*** Given entries ***

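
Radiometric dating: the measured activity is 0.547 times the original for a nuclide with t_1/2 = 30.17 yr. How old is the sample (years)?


lambda = ln(2) / t_half = ln(2) / 30.17 = 0.02297472 /yr
t = -ln(A/A0) / lambda
t = -ln(0.547) / 0.02297472
t = 26.260 yr

26.260


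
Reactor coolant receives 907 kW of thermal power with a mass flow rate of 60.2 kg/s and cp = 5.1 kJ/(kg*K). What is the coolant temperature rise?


dT = Q / (m_dot * cp)
dT = 907 / (60.2 * 5.1)
dT = 2.9542 C

2.9542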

*** End of Given entries ***

## What the exercise asks
Restate, word for word, the final stretch of the entries above: the line containing "Reactor coolant receives" and every line after it, up to and including the last.

## Your solution
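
Reactor coolant receives 907 kW of thermal power with a mass flow rate of 60.2 kg/s and cp = 5.1 kJ/(kg*K). What is the coolant temperature rise?


dT = Q / (m_dot * cp)
dT = 907 / (60.2 * 5.1)
dT = 2.9542 C

2.9542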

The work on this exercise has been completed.